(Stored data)
····················
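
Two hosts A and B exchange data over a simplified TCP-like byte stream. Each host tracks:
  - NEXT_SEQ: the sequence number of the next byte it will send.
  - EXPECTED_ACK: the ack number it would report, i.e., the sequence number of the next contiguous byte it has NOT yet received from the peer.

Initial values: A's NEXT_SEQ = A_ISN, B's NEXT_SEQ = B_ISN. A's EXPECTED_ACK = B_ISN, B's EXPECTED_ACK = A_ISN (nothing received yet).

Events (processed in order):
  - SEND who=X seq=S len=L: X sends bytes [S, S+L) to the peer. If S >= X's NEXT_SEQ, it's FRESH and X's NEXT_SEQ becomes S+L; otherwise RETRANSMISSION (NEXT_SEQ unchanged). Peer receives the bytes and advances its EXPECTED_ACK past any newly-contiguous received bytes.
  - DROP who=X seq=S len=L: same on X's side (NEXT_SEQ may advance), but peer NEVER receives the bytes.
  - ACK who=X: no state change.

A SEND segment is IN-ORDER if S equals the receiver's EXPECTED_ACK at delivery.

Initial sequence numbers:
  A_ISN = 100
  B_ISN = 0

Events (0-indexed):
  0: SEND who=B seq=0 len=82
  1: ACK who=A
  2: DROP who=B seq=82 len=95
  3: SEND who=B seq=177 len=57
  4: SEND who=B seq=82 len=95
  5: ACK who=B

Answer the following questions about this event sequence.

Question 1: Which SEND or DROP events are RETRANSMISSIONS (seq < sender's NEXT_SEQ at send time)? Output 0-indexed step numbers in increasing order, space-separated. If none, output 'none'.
Answer: 4

Derivation:
Step 0: SEND seq=0 -> fresh
Step 2: DROP seq=82 -> fresh
Step 3: SEND seq=177 -> fresh
Step 4: SEND seq=82 -> retransmit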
····················
Copy the entries exactly, leaving no line out.

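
Two hosts A and B exchange data over a simplified TCP-like byte stream. Each host tracks:
  - NEXT_SEQ: the sequence number of the next byte it will send.
  - EXPECTED_ACK: the ack number it would report, i.e., the sequence number of the next contiguous byte it has NOT yet received from the peer.

Initial values: A's NEXT_SEQ = A_ISN, B's NEXT_SEQ = B_ISN. A's EXPECTED_ACK = B_ISN, B's EXPECTED_ACK = A_ISN (nothing received yet).

Events (processed in order):
  - SEND who=X seq=S len=L: X sends bytes [S, S+L) to the peer. If S >= X's NEXT_SEQ, it's FRESH and X's NEXT_SEQ becomes S+L; otherwise RETRANSMISSION (NEXT_SEQ unchanged). Peer receives the bytes and advances its EXPECTED_ACK past any newly-contiguous received bytes.
  - DROP who=X seq=S len=L: same on X's side (NEXT_SEQ may advance), but peer NEVER receives the bytes.
  - ACK who=X: no state change.

A SEND segment is IN-ORDER if S equals the receiver's EXPECTED_ACK at delivery.

Initial sequence numbers:
  A_ISN = 100
  B_ISN = 0

Events (0-indexed):
  0: SEND who=B seq=0 len=82
  1: ACK who=A
  2: DROP who=B seq=82 len=95
  3: SEND who=B seq=177 len=57
  4: SEND who=B seq=82 len=95
  5: ACK who=B

Answer the following questions about this event sequence.

Question 1: Which SEND or DROP events are RETRANSMISSIONS (seq < sender's NEXT_SEQ at send time)? Output 0-indexed step numbers in increasing order, space-separated. If none, output 'none'.
Answer: 4

Derivation:
Step 0: SEND seq=0 -> fresh
Step 2: DROP seq=82 -> fresh
Step 3: SEND seq=177 -> fresh
Step 4: SEND seq=82 -> retransmit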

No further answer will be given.